═══ AVAILABLE RECORDS ═══
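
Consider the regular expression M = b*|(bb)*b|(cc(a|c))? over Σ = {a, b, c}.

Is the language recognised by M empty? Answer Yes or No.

No

The empty string ε matches the expression, so it belongs to L(M).
Since L(M) contains at least one string, it is not empty.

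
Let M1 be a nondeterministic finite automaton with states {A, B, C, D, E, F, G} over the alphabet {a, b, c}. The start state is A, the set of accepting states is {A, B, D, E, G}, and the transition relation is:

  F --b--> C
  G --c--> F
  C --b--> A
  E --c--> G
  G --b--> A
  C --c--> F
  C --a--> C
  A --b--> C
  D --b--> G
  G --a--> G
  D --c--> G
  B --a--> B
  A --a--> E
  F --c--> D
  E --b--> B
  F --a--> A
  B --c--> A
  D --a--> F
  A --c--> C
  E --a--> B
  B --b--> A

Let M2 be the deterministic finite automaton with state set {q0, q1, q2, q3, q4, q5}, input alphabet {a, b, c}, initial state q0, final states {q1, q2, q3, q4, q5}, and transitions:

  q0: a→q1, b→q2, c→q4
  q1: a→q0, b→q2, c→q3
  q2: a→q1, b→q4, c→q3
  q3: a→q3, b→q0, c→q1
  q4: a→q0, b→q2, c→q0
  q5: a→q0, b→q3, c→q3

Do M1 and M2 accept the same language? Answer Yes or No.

The empty string ε is accepted by M1 but rejected by M2.
So L(M1) ≠ L(M2).

No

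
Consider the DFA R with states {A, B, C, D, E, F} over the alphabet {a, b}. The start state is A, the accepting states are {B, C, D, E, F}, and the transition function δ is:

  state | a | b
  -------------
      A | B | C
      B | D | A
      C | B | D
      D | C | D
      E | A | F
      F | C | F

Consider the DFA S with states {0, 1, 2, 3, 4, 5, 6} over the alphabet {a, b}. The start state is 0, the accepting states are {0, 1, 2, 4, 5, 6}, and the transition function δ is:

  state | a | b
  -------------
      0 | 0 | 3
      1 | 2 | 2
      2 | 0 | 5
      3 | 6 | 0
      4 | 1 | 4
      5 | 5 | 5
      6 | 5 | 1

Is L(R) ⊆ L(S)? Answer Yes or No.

No

The string b is in L(R) but not in L(S).
So L(R) ⊄ L(S).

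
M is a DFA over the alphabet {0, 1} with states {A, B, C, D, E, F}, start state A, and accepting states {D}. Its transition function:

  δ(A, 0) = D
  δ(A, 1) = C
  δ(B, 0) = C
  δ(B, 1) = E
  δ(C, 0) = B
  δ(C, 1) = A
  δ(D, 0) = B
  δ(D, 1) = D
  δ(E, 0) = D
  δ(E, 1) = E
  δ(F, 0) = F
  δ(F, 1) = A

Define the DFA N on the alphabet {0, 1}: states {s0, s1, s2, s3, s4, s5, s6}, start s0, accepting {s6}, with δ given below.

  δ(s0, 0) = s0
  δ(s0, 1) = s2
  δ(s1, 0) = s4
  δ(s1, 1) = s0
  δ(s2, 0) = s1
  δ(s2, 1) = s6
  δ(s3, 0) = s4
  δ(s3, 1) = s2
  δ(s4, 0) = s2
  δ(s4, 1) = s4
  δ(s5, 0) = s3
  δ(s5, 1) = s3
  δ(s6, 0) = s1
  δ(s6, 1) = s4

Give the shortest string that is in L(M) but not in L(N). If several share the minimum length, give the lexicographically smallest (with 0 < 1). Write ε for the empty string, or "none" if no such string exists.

0

The string 0 is accepted by M but not by N.
No shorter string lies in the difference, and 0 is the lexicographically first length-1 string in L(M) \ L(N).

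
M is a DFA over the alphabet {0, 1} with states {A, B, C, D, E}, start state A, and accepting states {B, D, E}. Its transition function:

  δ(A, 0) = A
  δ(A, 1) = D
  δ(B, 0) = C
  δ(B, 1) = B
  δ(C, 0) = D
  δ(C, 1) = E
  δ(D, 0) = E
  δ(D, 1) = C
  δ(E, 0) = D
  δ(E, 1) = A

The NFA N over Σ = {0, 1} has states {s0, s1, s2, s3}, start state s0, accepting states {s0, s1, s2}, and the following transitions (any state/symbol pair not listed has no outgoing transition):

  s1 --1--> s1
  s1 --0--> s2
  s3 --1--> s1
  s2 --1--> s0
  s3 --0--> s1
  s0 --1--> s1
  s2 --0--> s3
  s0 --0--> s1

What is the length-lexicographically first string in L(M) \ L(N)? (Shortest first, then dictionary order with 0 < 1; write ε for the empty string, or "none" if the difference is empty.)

100

The string 100 is accepted by M but not by N.
No shorter string lies in the difference, and 100 is the lexicographically first length-3 string in L(M) \ L(N).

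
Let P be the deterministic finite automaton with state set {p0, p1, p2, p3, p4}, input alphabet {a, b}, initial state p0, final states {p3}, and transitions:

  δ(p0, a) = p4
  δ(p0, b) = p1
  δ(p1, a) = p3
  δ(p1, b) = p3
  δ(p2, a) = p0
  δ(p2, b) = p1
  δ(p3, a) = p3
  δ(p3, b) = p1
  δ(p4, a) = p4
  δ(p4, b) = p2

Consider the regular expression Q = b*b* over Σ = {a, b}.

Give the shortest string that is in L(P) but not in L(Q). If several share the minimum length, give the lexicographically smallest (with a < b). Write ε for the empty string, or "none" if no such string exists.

The string ba is accepted by P but not by Q.
No shorter string lies in the difference, and ba is the lexicographically first length-2 string in L(P) \ L(Q).

ba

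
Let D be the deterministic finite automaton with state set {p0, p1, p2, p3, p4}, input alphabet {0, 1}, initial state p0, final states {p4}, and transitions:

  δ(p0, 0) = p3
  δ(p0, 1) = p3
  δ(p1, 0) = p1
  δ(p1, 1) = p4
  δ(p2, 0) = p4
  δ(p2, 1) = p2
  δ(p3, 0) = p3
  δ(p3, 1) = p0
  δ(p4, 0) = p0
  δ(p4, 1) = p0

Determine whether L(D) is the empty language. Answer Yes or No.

Yes

The states reachable from the start state are {p0, p3}.
None of the accepting states {p4} is reachable, so no string is accepted and L(D) = ∅.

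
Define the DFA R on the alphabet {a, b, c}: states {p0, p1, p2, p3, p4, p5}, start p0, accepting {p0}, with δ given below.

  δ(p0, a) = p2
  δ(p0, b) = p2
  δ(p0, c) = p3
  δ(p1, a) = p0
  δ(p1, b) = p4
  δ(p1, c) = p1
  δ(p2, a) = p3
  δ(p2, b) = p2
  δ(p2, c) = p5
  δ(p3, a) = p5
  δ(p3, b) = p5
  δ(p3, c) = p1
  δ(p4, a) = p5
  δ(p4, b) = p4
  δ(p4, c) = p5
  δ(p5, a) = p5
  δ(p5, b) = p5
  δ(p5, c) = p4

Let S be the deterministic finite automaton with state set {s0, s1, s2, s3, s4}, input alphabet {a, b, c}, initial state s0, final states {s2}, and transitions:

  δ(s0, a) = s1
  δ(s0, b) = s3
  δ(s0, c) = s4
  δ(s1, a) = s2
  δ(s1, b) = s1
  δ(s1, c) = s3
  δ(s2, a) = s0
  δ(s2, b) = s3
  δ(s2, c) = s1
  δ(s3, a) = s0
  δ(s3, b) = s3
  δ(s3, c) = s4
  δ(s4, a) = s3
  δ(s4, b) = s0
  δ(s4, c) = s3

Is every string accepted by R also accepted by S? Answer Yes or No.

The empty string ε is in L(R) but not in L(S).
So L(R) ⊄ L(S).

No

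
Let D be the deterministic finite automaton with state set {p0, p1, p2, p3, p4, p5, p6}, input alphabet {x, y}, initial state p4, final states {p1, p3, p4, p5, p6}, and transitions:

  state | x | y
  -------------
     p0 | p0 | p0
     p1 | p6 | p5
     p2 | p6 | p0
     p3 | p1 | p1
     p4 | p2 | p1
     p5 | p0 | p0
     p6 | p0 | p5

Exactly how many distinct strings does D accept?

7

The useful subgraph on states {p1, p2, p4, p5, p6} is acyclic, so L(D) is finite; the longest accepting path visits 4 useful states, giving maximum string length 3.
Counting accepting paths from p4 by length: 1 of length 0, 1 of length 1, 3 of length 2, 2 of length 3. Total 7.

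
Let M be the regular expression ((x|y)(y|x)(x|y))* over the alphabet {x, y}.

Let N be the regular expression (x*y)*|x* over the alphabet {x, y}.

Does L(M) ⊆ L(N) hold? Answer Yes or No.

No

The string xyx is in L(M) but not in L(N).
So L(M) ⊄ L(N).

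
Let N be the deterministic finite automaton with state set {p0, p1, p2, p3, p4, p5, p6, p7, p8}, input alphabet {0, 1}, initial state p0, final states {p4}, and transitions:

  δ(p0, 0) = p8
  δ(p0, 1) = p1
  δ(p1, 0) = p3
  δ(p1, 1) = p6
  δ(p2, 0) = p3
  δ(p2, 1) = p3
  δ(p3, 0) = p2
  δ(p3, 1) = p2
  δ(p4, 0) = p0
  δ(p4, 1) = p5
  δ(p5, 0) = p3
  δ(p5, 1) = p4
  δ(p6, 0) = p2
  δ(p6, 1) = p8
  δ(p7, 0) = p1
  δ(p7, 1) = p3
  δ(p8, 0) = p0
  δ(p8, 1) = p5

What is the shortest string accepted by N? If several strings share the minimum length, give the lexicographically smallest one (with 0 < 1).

A breadth-first search from p0 reaches an accepting state first via the path p0 → p8 → p5 → p4 on input 011.
No string of length < 3 is accepted (BFS exhausts all shorter strings without reaching an accepting state), and 011 is the lexicographically least accepting string of length 3.

011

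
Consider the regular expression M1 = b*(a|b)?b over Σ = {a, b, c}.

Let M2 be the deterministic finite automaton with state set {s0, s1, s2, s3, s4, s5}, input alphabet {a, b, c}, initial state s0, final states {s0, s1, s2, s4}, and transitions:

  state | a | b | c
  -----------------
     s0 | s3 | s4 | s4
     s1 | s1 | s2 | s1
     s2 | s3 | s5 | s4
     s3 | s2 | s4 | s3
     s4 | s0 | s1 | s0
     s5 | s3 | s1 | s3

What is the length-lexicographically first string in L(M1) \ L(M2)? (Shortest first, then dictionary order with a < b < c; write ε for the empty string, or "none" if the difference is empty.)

bbbb

The string bbbb is accepted by M1 but not by M2.
No shorter string lies in the difference, and bbbb is the lexicographically first length-4 string in L(M1) \ L(M2).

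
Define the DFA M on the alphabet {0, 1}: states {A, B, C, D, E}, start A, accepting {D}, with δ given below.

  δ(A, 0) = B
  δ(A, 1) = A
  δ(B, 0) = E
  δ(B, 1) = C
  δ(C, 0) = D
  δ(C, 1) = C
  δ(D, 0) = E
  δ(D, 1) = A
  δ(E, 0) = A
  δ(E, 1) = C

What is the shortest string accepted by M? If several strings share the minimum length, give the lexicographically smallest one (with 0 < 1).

010

A breadth-first search from A reaches an accepting state first via the path A → B → C → D on input 010.
No string of length < 3 is accepted (BFS exhausts all shorter strings without reaching an accepting state), and 010 is the lexicographically least accepting string of length 3.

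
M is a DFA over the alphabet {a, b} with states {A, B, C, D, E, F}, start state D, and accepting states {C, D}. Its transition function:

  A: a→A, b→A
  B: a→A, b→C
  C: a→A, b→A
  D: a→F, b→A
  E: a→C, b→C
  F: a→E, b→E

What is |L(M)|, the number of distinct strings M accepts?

The useful subgraph on states {C, D, E, F} is acyclic, so L(M) is finite; the longest accepting path visits 4 useful states, giving maximum string length 3.
Counting accepting paths from D by length: 1 of length 0, 4 of length 3. Total 5.

5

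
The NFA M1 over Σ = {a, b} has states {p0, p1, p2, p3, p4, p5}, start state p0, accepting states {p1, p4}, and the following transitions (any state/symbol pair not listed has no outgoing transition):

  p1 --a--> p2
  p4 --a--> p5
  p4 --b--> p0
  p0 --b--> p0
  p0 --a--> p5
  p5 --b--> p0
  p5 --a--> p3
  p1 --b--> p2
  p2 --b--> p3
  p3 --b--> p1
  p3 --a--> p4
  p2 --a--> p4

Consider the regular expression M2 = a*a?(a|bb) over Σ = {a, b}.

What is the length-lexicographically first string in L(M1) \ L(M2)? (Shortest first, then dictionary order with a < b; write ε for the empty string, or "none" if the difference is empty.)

aab

The string aab is accepted by M1 but not by M2.
No shorter string lies in the difference, and aab is the lexicographically first length-3 string in L(M1) \ L(M2).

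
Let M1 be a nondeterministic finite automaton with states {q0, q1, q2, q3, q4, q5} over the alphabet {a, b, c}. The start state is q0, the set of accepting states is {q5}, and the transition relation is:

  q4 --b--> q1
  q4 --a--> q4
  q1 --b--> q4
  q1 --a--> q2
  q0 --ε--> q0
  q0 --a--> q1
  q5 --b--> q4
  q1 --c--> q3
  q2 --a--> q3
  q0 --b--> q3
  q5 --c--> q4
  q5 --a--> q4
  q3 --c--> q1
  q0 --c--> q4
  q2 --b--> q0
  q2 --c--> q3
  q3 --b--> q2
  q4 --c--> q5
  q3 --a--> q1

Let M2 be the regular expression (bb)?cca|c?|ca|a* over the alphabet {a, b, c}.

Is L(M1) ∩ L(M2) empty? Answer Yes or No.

Converting the expression M2 to a DFA (subset construction, then merging equivalent states) gives the minimal DFA with states {r0, r1, r2, r3, r4, r5, r6, r7, r8}, start state r0, accepting states {r0, r1, r3, r6} and transitions r0: a→r1, b→r2, c→r3; r1: a→r1, b→r4, c→r4; r2: a→r4, b→r5, c→r4; r3: a→r6, b→r4, c→r7; r4: a→r4, b→r4, c→r4; r5: a→r4, b→r4, c→r8; r6: a→r4, b→r4, c→r4; r7: a→r6, b→r4, c→r4; r8: a→r4, b→r4, c→r7.
Exploring the product automaton M1 × M2 from the start pair (q0, r0), following both machines on each input symbol, reaches 18 state pairs: (q0, r0), (q1, r1), (q3, r2), (q4, r3), (q2, r1), (q4, r4), (q3, r4), (q1, r4), (q2, r5), (q4, r6), (q5, r7), (q3, r1), (q0, r4), (q5, r4), (q2, r4), (q3, r8), (q1, r7), (q2, r6).
M1 accepts in {q5} and M2 accepts in {r0, r1, r3, r6}; no reachable pair has both components accepting, so no string drives both machines to acceptance simultaneously and L(M1) ∩ L(M2) = ∅.
So no string is accepted by both, and the intersection is empty.

Yes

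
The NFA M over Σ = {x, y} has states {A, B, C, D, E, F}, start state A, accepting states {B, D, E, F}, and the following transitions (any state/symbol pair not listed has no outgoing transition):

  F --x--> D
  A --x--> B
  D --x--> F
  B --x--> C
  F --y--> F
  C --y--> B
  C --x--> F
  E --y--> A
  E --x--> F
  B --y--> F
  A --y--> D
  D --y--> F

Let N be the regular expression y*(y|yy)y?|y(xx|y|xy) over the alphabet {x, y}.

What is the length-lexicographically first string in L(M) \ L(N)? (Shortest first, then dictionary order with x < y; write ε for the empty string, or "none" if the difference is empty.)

The string x is accepted by M but not by N.
No shorter string lies in the difference, and x is the lexicographically first length-1 string in L(M) \ L(N).

x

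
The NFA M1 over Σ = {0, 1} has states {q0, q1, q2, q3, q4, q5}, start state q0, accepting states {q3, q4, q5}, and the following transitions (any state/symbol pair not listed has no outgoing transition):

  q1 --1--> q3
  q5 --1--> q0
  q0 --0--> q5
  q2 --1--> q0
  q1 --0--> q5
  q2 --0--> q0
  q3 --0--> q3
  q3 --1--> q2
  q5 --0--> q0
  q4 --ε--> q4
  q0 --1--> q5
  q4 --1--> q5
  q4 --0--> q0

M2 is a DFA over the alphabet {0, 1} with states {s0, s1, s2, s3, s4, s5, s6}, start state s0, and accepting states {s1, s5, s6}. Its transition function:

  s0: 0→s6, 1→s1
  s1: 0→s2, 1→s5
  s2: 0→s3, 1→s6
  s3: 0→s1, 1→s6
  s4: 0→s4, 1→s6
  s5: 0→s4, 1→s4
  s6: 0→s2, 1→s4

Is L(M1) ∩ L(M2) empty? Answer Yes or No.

The string 0 is accepted by both M1 and M2.
Hence L(M1) ∩ L(M2) ≠ ∅.

No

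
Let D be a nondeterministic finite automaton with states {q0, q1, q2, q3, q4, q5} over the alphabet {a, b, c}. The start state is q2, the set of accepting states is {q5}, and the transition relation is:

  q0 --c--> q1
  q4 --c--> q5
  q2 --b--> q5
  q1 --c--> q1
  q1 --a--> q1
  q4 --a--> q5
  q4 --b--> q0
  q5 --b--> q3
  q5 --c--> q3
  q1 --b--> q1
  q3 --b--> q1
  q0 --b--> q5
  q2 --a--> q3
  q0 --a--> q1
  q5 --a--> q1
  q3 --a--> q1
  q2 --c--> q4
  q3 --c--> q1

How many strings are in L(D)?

4

The useful subgraph on states {q0, q2, q4, q5} is acyclic, so L(D) is finite; the longest accepting path visits 4 useful states, giving maximum string length 3.
Counting accepting paths from q2 by length: 1 of length 1, 2 of length 2, 1 of length 3. Total 4.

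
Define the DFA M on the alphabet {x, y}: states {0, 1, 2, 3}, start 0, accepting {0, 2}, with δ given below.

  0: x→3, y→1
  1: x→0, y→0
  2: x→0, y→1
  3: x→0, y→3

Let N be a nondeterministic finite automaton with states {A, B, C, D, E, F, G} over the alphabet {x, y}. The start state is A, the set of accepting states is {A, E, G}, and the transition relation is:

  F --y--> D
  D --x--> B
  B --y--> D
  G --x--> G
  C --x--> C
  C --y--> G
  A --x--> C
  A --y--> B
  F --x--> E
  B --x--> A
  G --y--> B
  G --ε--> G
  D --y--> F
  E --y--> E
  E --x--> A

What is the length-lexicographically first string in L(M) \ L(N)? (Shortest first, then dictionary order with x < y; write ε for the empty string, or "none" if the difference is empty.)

The string xx is accepted by M but not by N.
No shorter string lies in the difference, and xx is the lexicographically first length-2 string in L(M) \ L(N).

xx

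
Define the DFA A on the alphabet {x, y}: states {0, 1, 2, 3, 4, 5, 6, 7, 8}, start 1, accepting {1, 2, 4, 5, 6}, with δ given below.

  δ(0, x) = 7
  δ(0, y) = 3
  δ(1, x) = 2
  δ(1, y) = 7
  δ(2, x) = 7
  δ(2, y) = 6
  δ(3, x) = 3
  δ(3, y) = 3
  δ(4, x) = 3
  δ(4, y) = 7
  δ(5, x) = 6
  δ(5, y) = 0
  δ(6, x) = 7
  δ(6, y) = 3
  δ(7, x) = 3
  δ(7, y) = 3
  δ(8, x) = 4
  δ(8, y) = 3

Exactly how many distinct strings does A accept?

The useful subgraph on states {1, 2, 6} is acyclic, so L(A) is finite; the longest accepting path visits 3 useful states, giving maximum string length 2.
Counting accepting paths from 1 by length: 1 of length 0, 1 of length 1, 1 of length 2. Total 3.

3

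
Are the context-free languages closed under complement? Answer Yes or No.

CFLs are closed under union, so if they were also closed under complement they would be closed under intersection by De Morgan (L₁ ∩ L₂ is the complement of the union of the complements). But {aⁿbⁿcᵐ} ∩ {aᵐbⁿcⁿ} = {aⁿbⁿcⁿ} is not context-free although both operands are.

No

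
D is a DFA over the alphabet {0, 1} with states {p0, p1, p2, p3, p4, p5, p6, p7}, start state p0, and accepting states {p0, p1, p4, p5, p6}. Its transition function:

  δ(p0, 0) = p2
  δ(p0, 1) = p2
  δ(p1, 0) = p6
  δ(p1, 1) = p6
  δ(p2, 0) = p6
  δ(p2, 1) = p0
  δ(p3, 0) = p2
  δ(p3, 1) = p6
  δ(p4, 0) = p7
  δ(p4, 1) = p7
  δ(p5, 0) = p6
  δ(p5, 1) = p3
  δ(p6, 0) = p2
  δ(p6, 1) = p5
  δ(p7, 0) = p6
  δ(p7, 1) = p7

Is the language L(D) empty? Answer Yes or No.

The empty string ε is accepted: the run p0 ends in the accepting state p0.
Since at least one string is accepted, L(D) is not empty.

No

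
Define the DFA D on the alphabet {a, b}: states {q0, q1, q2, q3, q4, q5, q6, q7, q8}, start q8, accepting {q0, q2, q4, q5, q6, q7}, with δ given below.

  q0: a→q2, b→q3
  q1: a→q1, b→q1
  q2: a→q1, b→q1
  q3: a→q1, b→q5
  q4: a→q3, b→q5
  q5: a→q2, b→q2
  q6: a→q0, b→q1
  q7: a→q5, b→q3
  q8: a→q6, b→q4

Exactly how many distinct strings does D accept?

The useful subgraph on states {q0, q2, q3, q4, q5, q6, q8} is acyclic, so L(D) is finite; the longest accepting path visits 6 useful states, giving maximum string length 5.
Counting accepting paths from q8 by length: 2 of length 1, 2 of length 2, 4 of length 3, 3 of length 4, 2 of length 5. Total 13.

13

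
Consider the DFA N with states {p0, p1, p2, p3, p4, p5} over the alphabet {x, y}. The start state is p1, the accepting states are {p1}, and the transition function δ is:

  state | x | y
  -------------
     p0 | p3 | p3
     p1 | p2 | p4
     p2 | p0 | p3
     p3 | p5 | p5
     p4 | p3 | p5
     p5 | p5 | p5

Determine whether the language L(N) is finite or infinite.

The useful states (reachable from p1 and able to reach an accepting state) are {p1}.
Restricted to these states the transition graph has no cycle, so every accepting path has bounded length and L is finite.

finite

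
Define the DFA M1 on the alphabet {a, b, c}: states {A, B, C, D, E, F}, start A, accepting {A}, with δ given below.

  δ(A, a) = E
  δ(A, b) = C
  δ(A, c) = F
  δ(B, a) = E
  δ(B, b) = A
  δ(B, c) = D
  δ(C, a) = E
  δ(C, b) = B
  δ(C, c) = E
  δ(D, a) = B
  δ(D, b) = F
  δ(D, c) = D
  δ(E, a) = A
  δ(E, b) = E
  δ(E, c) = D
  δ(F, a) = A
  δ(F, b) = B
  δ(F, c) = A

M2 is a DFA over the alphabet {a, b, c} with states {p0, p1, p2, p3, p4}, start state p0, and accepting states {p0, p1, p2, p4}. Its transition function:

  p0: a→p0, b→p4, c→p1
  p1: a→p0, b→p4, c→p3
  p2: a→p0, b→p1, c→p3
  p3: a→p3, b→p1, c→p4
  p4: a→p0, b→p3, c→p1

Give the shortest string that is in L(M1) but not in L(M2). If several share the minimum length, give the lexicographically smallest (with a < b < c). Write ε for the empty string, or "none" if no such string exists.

The string cc is accepted by M1 but not by M2.
No shorter string lies in the difference, and cc is the lexicographically first length-2 string in L(M1) \ L(M2).

cc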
═══
* WHAT YOU WILL DO
Out of the entries, report each line that contains the word "regular".

* TASK SOLUTION
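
Consider the regular expression M = b*|(bb)*b|(cc(a|c))? over Σ = {a, b, c}.
Consider the regular expression Q = b*b* over Σ = {a, b}.
Let M be the regular expression ((x|y)(y|x)(x|y))* over the alphabet {x, y}.
Let N be the regular expression (x*y)*|x* over the alphabet {x, y}.
Consider the regular expression M1 = b*(a|b)?b over Σ = {a, b, c}.
Consider the regular expression M2 = a*a?(a|bb) over Σ = {a, b}.
Let M2 be the regular expression (bb)?cca|c?|ca|a* over the alphabet {a, b, c}.
Let N be the regular expression y*(y|yy)y?|y(xx|y|xy) over the alphabet {x, y}.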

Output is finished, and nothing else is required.